▶ **EXERCISE BRIEF**
Go through the material and return every line that contains the string "boat".

▶ **AVAILABLE RECORDS**

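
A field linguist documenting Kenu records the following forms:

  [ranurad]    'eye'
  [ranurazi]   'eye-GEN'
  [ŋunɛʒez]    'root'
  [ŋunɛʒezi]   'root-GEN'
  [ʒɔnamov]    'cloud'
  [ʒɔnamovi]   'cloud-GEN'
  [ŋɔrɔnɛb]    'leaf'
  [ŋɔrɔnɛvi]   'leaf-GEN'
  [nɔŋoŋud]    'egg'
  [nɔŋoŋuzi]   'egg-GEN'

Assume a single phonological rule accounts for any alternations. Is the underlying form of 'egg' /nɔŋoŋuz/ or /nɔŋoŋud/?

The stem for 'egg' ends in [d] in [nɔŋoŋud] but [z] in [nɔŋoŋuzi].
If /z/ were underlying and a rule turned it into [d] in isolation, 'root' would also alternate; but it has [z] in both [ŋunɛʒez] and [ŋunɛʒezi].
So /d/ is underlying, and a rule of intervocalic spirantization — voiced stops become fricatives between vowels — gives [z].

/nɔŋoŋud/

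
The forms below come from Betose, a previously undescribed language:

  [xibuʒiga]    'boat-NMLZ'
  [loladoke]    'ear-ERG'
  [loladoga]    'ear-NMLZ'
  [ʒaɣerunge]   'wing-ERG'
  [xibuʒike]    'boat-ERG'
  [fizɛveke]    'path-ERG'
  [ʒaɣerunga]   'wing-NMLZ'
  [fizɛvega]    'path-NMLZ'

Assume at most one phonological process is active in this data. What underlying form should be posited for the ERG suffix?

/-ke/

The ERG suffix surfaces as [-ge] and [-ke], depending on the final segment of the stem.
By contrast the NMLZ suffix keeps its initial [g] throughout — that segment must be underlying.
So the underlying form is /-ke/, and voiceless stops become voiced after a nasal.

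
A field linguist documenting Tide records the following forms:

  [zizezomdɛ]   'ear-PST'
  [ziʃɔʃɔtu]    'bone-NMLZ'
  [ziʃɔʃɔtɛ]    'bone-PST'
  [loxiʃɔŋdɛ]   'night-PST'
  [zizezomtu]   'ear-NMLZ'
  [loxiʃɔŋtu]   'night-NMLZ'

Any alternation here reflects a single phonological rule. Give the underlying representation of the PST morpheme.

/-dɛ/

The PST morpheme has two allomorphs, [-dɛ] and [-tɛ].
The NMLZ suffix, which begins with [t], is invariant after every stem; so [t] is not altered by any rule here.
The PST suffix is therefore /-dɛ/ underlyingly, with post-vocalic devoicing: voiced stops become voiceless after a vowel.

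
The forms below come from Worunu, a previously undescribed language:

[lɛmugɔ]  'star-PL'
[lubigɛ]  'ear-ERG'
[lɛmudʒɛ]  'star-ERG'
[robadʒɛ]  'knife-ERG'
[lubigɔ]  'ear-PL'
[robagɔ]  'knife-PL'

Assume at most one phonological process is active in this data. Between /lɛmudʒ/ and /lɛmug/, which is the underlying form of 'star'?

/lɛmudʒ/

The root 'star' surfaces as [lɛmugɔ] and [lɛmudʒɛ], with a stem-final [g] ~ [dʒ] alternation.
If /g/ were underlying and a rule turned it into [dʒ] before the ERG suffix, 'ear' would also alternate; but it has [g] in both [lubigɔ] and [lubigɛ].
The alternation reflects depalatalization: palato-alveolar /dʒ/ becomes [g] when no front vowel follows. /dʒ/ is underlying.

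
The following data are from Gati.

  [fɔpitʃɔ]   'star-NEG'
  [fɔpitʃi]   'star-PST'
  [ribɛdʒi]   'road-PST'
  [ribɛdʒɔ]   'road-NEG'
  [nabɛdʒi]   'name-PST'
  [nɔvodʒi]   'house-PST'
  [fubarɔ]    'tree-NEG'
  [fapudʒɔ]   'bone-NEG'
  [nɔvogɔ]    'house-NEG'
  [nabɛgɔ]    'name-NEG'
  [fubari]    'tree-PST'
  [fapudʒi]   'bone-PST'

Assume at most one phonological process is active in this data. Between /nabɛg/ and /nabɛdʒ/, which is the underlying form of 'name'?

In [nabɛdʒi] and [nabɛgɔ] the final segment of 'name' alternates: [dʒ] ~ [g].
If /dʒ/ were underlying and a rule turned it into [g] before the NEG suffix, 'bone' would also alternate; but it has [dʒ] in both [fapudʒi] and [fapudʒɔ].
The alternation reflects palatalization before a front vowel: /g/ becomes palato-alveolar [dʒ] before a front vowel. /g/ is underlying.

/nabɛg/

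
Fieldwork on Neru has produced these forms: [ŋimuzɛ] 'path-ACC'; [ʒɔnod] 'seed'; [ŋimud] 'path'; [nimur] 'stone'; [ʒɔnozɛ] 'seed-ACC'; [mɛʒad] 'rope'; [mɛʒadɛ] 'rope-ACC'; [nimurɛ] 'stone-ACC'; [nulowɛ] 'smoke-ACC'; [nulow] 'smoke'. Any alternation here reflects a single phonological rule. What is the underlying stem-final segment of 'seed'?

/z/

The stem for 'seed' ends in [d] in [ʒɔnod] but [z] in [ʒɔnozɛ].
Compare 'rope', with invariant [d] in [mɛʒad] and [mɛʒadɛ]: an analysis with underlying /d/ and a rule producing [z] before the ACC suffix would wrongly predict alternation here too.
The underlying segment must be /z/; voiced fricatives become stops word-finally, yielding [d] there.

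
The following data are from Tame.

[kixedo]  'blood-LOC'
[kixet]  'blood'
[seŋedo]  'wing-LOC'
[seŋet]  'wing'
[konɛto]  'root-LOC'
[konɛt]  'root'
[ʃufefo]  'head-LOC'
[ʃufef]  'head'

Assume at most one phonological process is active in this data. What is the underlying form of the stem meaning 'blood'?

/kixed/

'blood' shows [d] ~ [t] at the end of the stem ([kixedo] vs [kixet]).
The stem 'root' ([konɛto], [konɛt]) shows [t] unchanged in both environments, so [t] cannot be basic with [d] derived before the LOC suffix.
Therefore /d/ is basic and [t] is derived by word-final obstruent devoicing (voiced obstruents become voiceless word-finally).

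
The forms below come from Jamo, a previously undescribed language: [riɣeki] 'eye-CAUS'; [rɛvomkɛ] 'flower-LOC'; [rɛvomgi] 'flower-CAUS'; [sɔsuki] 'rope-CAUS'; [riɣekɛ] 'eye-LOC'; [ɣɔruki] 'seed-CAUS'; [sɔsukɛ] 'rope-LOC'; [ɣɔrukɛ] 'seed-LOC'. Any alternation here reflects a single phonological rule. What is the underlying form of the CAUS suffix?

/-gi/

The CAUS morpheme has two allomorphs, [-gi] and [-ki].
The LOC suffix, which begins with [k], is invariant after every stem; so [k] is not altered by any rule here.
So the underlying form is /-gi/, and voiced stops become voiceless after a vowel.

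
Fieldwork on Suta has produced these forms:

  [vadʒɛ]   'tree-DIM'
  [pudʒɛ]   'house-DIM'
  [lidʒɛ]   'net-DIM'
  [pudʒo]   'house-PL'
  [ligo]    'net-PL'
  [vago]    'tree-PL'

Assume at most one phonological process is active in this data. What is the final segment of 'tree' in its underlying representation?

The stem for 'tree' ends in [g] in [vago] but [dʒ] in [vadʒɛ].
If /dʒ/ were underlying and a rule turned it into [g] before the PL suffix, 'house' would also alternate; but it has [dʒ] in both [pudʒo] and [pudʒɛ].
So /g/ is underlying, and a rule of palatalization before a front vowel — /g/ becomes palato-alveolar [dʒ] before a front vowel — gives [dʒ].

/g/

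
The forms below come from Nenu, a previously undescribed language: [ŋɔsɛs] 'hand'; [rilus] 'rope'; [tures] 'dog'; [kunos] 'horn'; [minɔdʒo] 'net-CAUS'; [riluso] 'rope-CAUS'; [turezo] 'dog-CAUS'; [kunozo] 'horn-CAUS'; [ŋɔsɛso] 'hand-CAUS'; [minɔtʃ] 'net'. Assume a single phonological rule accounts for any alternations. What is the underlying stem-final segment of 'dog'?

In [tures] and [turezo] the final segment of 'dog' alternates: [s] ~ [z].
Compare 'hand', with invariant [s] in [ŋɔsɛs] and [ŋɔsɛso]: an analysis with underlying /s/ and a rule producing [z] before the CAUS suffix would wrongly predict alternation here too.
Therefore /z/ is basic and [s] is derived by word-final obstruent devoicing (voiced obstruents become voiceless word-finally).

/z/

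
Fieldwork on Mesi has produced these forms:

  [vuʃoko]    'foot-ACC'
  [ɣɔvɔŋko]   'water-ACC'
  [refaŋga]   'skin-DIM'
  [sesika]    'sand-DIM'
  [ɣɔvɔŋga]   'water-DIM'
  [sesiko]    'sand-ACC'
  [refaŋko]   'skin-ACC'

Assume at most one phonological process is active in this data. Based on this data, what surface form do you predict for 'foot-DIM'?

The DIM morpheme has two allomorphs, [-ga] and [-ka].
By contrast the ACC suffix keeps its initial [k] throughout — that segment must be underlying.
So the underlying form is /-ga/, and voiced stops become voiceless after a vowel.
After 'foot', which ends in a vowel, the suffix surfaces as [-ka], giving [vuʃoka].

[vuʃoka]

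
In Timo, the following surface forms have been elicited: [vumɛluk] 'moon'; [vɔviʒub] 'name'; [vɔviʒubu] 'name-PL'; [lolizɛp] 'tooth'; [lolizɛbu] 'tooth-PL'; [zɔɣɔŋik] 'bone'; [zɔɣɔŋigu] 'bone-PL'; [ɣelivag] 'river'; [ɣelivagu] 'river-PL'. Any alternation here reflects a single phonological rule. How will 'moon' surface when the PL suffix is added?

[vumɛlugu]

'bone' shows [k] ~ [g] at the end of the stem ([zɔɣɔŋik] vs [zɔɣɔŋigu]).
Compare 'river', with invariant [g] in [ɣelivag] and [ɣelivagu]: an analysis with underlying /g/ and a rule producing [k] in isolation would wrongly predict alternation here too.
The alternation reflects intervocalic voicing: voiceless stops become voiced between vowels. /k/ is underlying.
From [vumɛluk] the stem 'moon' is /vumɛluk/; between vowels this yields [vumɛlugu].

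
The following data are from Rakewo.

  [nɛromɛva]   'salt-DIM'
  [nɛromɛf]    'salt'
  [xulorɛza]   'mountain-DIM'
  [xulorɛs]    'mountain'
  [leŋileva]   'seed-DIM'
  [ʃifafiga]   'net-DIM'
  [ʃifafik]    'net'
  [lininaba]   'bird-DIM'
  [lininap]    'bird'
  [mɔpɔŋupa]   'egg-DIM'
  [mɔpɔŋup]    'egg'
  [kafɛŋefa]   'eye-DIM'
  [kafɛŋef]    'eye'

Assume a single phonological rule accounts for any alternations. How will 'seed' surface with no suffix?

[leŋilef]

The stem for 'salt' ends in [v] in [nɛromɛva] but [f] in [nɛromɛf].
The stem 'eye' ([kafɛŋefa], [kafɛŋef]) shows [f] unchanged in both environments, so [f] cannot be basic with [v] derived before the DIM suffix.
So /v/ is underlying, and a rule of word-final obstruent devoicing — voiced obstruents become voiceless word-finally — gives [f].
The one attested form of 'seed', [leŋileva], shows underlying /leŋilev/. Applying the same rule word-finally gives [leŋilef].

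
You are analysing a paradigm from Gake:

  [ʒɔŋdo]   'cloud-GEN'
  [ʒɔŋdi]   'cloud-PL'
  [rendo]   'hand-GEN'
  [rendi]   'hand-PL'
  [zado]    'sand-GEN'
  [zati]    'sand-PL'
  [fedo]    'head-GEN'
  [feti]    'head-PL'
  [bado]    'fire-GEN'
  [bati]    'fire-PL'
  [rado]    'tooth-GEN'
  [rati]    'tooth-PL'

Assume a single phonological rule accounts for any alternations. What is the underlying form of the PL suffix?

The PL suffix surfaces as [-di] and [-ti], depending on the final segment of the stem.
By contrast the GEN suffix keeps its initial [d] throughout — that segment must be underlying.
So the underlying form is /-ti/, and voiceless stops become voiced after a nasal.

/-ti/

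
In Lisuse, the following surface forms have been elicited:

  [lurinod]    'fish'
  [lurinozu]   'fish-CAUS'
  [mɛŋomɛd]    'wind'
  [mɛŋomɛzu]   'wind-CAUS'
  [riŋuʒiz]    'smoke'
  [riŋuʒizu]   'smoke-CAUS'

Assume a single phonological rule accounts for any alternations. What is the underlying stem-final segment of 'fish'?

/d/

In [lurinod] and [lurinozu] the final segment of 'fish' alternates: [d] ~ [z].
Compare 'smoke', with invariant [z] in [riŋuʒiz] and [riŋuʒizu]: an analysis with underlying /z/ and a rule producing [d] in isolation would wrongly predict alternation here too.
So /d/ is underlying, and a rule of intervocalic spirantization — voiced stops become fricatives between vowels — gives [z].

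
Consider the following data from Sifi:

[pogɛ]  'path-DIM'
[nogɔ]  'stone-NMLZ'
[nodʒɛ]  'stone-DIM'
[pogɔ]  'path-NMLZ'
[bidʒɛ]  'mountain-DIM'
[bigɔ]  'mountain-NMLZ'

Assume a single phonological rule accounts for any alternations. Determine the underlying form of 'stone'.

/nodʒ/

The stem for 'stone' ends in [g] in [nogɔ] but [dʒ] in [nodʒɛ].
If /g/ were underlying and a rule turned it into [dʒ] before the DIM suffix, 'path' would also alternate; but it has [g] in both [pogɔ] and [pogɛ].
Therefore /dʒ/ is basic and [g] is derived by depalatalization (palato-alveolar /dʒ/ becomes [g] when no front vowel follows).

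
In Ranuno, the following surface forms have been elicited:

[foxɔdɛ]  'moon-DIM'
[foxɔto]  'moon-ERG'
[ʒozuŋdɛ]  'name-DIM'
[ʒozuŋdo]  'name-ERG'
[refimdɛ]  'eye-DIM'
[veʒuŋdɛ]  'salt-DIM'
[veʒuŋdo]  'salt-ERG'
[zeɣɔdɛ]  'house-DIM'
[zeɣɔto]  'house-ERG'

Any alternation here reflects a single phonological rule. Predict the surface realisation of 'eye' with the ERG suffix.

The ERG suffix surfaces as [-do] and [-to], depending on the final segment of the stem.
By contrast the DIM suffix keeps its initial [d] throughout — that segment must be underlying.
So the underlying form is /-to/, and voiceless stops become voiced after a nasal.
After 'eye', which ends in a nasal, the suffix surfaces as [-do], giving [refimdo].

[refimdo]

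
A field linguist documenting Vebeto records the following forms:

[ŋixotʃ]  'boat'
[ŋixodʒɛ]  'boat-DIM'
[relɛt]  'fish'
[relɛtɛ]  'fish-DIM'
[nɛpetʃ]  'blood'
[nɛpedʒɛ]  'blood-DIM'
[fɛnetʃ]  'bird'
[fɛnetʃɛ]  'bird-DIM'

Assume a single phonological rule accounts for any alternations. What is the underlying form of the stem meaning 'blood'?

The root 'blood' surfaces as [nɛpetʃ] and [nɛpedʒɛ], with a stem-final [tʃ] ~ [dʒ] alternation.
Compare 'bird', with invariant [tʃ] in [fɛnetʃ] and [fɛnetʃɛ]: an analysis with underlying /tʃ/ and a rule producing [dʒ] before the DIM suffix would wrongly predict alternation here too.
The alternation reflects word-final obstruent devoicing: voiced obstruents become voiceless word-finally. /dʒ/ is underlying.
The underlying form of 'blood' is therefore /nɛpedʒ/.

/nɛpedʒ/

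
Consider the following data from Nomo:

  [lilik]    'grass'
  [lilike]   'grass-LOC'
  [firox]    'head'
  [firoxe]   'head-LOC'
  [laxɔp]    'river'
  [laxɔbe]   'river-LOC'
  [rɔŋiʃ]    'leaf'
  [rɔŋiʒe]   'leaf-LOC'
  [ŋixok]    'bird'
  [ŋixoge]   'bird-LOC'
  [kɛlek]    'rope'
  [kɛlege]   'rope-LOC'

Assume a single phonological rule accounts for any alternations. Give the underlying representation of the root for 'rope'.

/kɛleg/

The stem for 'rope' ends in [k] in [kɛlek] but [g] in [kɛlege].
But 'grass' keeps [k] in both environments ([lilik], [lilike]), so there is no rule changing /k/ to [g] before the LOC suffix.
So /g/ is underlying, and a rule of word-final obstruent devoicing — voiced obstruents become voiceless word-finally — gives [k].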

▶ **WRITTEN RESPONSE**
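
  [xibuʒiga]    'boat-NMLZ'
  [xibuʒike]    'boat-ERG'
[ŋixotʃ]  'boat'
[ŋixodʒɛ]  'boat-DIM'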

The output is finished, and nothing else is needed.